[Saved entries]
____________

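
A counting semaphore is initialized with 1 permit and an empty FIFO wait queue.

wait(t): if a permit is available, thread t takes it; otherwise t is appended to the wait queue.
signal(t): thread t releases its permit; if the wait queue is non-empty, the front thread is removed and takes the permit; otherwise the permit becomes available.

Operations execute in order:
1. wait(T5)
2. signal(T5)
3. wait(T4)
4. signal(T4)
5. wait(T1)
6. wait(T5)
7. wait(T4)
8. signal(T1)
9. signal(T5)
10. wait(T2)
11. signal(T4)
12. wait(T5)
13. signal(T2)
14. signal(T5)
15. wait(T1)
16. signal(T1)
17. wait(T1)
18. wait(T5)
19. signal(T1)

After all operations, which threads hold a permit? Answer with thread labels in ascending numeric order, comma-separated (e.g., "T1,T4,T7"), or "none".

Answer: T5

Derivation:
Step 1: wait(T5) -> count=0 queue=[] holders={T5}
Step 2: signal(T5) -> count=1 queue=[] holders={none}
Step 3: wait(T4) -> count=0 queue=[] holders={T4}
Step 4: signal(T4) -> count=1 queue=[] holders={none}
Step 5: wait(T1) -> count=0 queue=[] holders={T1}
Step 6: wait(T5) -> count=0 queue=[T5] holders={T1}
Step 7: wait(T4) -> count=0 queue=[T5,T4] holders={T1}
Step 8: signal(T1) -> count=0 queue=[T4] holders={T5}
Step 9: signal(T5) -> count=0 queue=[] holders={T4}
Step 10: wait(T2) -> count=0 queue=[T2] holders={T4}
Step 11: signal(T4) -> count=0 queue=[] holders={T2}
Step 12: wait(T5) -> count=0 queue=[T5] holders={T2}
Step 13: signal(T2) -> count=0 queue=[] holders={T5}
Step 14: signal(T5) -> count=1 queue=[] holders={none}
Step 15: wait(T1) -> count=0 queue=[] holders={T1}
Step 16: signal(T1) -> count=1 queue=[] holders={none}
Step 17: wait(T1) -> count=0 queue=[] holders={T1}
Step 18: wait(T5) -> count=0 queue=[T5] holders={T1}
Step 19: signal(T1) -> count=0 queue=[] holders={T5}
Final holders: T5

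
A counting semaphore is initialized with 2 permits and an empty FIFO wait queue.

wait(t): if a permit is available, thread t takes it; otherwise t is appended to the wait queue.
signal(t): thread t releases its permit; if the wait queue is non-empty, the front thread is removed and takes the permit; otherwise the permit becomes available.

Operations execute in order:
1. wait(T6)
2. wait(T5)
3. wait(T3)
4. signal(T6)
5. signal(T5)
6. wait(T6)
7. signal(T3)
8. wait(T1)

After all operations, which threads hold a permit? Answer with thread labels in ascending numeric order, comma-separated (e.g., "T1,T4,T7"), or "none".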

____________

* _Required action_
Going through the data above, count each line that contains "semaphore" and give only that figure.

* _Solution_
2